## Assignment
Once the line containing "1013–920 | 21 |" is found, copy that line and all remaining lines of the records exactly, including the last one, and add nothing.

## Provided data
+++
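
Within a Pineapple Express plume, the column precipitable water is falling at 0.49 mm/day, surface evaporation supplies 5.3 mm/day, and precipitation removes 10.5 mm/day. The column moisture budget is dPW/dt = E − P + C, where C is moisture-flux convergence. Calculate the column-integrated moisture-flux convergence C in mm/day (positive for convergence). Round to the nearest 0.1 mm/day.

dPW/dt = -0.49 mm/day.
C = dPW/dt − E + P = (-0.49) − 5.3 + 10.5 = 4.7 mm/day.

C ≈ 4.7 mm/day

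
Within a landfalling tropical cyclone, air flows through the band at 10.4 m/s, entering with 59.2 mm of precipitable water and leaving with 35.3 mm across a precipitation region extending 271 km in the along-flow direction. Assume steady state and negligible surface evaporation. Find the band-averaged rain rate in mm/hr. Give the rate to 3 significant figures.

R ≈ 3.30 mm/hr

Column moisture flux per unit crosswind length is F = V × PW.
Inflow: F_in = 10.4 × 59.2 = 615.68 mm·m/s
Outflow: F_out = 10.4 × 35.3 = 367.12 mm·m/s
Steady-state rate R = (F_in − F_out)/L = (615.68 − 367.12) / 271000 m = 9.172e-04 mm/s.
R = 9.172e-04 × 3600 = 3.30 mm/hr.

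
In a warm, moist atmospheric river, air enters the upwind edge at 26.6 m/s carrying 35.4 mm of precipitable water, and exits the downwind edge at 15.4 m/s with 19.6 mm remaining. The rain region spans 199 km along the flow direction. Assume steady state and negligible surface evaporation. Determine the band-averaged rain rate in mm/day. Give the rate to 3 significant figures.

Column moisture flux per unit crosswind length is F = V × PW.
Inflow: F_in = 26.6 × 35.4 = 941.64 mm·m/s
Outflow: F_out = 15.4 × 19.6 = 301.84 mm·m/s
Steady-state rate R = (F_in − F_out)/L = (941.64 − 301.84) / 199000 m = 3.215e-03 mm/s.
R = 3.215e-03 × 3600 × 24 = 278 mm/day.

R ≈ 278 mm/day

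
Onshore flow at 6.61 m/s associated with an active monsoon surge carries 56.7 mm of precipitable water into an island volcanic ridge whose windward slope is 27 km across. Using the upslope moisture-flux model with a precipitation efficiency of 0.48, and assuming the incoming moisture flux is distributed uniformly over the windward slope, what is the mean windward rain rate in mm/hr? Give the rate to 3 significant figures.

Incoming column moisture flux per unit ridge length: F = V × PW = 6.61 × 56.7 = 374.787 mm·m/s.
Spread over the 27 km slope with efficiency ε = 0.48: R = ε·F/W = 0.48 × 374.787 / 27000 m = 6.663e-03 mm/s.
R = 6.663e-03 × 3600 = 24.0 mm/hr.

R ≈ 24.0 mm/hr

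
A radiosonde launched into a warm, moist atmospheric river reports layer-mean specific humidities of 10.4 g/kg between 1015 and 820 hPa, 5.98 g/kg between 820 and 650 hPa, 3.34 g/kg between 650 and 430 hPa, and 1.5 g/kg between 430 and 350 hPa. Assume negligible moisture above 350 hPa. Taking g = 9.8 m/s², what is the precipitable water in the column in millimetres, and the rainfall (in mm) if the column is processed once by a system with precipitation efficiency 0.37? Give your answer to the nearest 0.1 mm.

Precipitable water is the column-integrated vapour mass per unit area: PW = (1/g) Σ q̄ Δp, with q in kg/kg and Δp in Pa (1 kg/m² of water = 1 mm).
Layer 1015–820 hPa: Δp = 195 hPa = 19500 Pa, q̄ = 0.0104 kg/kg → 0.0104 × 19500 / 9.8 = 20.69 mm
Layer 820–650 hPa: Δp = 170 hPa = 17000 Pa, q̄ = 0.00598 kg/kg → 0.00598 × 17000 / 9.8 = 10.37 mm
Layer 650–430 hPa: Δp = 220 hPa = 22000 Pa, q̄ = 0.00334 kg/kg → 0.00334 × 22000 / 9.8 = 7.50 mm
Layer 430–350 hPa: Δp = 80 hPa = 8000 Pa, q̄ = 0.0015 kg/kg → 0.0015 × 8000 / 9.8 = 1.22 mm
PW = 20.69 + 10.37 + 7.50 + 1.22 = 39.78 ≈ 39.8 mm.
Rainfall = ε × PW = 0.37 × 39.8 = 14.7 mm.

PW ≈ 39.8 mm; rainfall ≈ 14.7 mm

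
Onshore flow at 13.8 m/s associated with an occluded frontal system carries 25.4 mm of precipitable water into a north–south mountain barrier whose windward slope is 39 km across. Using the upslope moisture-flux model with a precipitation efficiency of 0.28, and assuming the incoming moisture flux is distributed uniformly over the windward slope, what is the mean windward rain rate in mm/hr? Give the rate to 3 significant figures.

Incoming column moisture flux per unit ridge length: F = V × PW = 13.8 × 25.4 = 350.52 mm·m/s.
Spread over the 39 km slope with efficiency ε = 0.28: R = ε·F/W = 0.28 × 350.52 / 39000 m = 2.517e-03 mm/s.
R = 2.517e-03 × 3600 = 9.06 mm/hr.

R ≈ 9.06 mm/hr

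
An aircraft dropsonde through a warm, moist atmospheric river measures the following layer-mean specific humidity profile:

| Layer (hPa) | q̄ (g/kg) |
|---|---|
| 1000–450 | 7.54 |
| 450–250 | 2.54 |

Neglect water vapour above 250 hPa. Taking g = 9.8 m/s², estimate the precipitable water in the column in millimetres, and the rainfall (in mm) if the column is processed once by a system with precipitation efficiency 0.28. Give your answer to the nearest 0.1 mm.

Precipitable water is the column-integrated vapour mass per unit area: PW = (1/g) Σ q̄ Δp, with q in kg/kg and Δp in Pa (1 kg/m² of water = 1 mm).
Layer 1000–450 hPa: Δp = 550 hPa = 55000 Pa, q̄ = 0.00754 kg/kg → 0.00754 × 55000 / 9.8 = 42.32 mm
Layer 450–250 hPa: Δp = 200 hPa = 20000 Pa, q̄ = 0.00254 kg/kg → 0.00254 × 20000 / 9.8 = 5.18 mm
PW = 42.32 + 5.18 = 47.50 ≈ 47.5 mm.
Rainfall = ε × PW = 0.28 × 47.5 = 13.3 mm.

PW ≈ 47.5 mm; rainfall ≈ 13.3 mm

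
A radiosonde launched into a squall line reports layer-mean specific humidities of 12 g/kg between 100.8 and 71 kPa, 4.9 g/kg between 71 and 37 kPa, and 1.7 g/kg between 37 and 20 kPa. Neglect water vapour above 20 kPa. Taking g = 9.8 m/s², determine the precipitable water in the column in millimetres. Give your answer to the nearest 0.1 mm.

PW ≈ 56.4 mm

Precipitable water is the column-integrated vapour mass per unit area: PW = (1/g) Σ q̄ Δp, with q in kg/kg and Δp in Pa (1 kg/m² of water = 1 mm).
Layer 100.8–71 kPa: Δp = 298 hPa = 29800 Pa, q̄ = 0.012 kg/kg → 0.012 × 29800 / 9.8 = 36.49 mm
Layer 71–37 kPa: Δp = 340 hPa = 34000 Pa, q̄ = 0.0049 kg/kg → 0.0049 × 34000 / 9.8 = 17.00 mm
Layer 37–20 kPa: Δp = 170 hPa = 17000 Pa, q̄ = 0.0017 kg/kg → 0.0017 × 17000 / 9.8 = 2.95 mm
PW = 36.49 + 17.00 + 2.95 = 56.44 ≈ 56.4 mm.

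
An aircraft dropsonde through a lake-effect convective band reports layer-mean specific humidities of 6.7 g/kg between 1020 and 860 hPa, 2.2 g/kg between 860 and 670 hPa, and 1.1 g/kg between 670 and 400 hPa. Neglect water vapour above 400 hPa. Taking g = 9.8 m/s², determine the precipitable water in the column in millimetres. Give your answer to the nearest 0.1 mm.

Precipitable water is the column-integrated vapour mass per unit area: PW = (1/g) Σ q̄ Δp, with q in kg/kg and Δp in Pa (1 kg/m² of water = 1 mm).
Layer 1020–860 hPa: Δp = 160 hPa = 16000 Pa, q̄ = 0.0067 kg/kg → 0.0067 × 16000 / 9.8 = 10.94 mm
Layer 860–670 hPa: Δp = 190 hPa = 19000 Pa, q̄ = 0.0022 kg/kg → 0.0022 × 19000 / 9.8 = 4.27 mm
Layer 670–400 hPa: Δp = 270 hPa = 27000 Pa, q̄ = 0.0011 kg/kg → 0.0011 × 27000 / 9.8 = 3.03 mm
PW = 10.94 + 4.27 + 3.03 = 18.24 ≈ 18.2 mm.

PW ≈ 18.2 mm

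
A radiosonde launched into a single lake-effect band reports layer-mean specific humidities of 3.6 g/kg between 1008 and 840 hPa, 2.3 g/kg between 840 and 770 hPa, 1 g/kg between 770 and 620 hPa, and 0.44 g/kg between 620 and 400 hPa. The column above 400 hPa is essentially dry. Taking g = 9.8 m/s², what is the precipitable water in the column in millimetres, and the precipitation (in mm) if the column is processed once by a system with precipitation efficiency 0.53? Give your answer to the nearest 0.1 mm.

Precipitable water is the column-integrated vapour mass per unit area: PW = (1/g) Σ q̄ Δp, with q in kg/kg and Δp in Pa (1 kg/m² of water = 1 mm).
Layer 1008–840 hPa: Δp = 168 hPa = 16800 Pa, q̄ = 0.0036 kg/kg → 0.0036 × 16800 / 9.8 = 6.17 mm
Layer 840–770 hPa: Δp = 70 hPa = 7000 Pa, q̄ = 0.0023 kg/kg → 0.0023 × 7000 / 9.8 = 1.64 mm
Layer 770–620 hPa: Δp = 150 hPa = 15000 Pa, q̄ = 0.001 kg/kg → 0.001 × 15000 / 9.8 = 1.53 mm
Layer 620–400 hPa: Δp = 220 hPa = 22000 Pa, q̄ = 0.00044 kg/kg → 0.00044 × 22000 / 9.8 = 0.99 mm
PW = 6.17 + 1.64 + 1.53 + 0.99 = 10.33 ≈ 10.3 mm.
Precipitation = ε × PW = 0.53 × 10.3 = 5.5 mm.

PW ≈ 10.3 mm; precipitation ≈ 5.5 mm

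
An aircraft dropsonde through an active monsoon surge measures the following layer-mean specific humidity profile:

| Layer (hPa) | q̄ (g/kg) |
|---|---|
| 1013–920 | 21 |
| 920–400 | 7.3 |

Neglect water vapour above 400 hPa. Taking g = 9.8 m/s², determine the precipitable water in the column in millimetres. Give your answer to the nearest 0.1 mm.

Precipitable water is the column-integrated vapour mass per unit area: PW = (1/g) Σ q̄ Δp, with q in kg/kg and Δp in Pa (1 kg/m² of water = 1 mm).
Layer 1013–920 hPa: Δp = 93 hPa = 9300 Pa, q̄ = 0.021 kg/kg → 0.021 × 9300 / 9.8 = 19.93 mm
Layer 920–400 hPa: Δp = 520 hPa = 52000 Pa, q̄ = 0.0073 kg/kg → 0.0073 × 52000 / 9.8 = 38.73 mm
PW = 19.93 + 38.73 = 58.66 ≈ 58.7 mm.

PW ≈ 58.7 mm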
+++
## Answer to this problem
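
| 1013–920 | 21 |
| 920–400 | 7.3 |

Neglect water vapour above 400 hPa. Taking g = 9.8 m/s², determine the precipitable water in the column in millimetres. Give your answer to the nearest 0.1 mm.

Precipitable water is the column-integrated vapour mass per unit area: PW = (1/g) Σ q̄ Δp, with q in kg/kg and Δp in Pa (1 kg/m² of water = 1 mm).
Layer 1013–920 hPa: Δp = 93 hPa = 9300 Pa, q̄ = 0.021 kg/kg → 0.021 × 9300 / 9.8 = 19.93 mm
Layer 920–400 hPa: Δp = 520 hPa = 52000 Pa, q̄ = 0.0073 kg/kg → 0.0073 × 52000 / 9.8 = 38.73 mm
PW = 19.93 + 38.73 = 58.66 ≈ 58.7 mm.

PW ≈ 58.7 mm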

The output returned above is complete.